- Listed records -
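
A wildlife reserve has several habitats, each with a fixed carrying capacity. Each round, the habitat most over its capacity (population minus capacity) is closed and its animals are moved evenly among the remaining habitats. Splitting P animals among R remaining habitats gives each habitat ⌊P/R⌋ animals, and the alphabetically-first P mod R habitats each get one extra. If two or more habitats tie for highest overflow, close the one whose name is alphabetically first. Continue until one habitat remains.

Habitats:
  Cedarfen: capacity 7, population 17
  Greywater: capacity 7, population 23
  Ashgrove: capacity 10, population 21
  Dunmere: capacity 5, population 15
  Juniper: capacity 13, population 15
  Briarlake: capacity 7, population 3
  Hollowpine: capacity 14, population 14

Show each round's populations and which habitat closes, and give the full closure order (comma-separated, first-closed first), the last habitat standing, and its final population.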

- Problem to solve -
Work through the entries, filtering for the string "first", and copy each line that holds it.

- The completed task -
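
A wildlife reserve has several habitats, each with a fixed carrying capacity. Each round, the habitat most over its capacity (population minus capacity) is closed and its animals are moved evenly among the remaining habitats. Splitting P animals among R remaining habitats gives each habitat ⌊P/R⌋ animals, and the alphabetically-first P mod R habitats each get one extra. If two or more habitats tie for highest overflow, close the one whose name is alphabetically first. Continue until one habitat remains.
Show each round's populations and which habitat closes, and give the full closure order (comma-separated, first-closed first), the last habitat standing, and its final population.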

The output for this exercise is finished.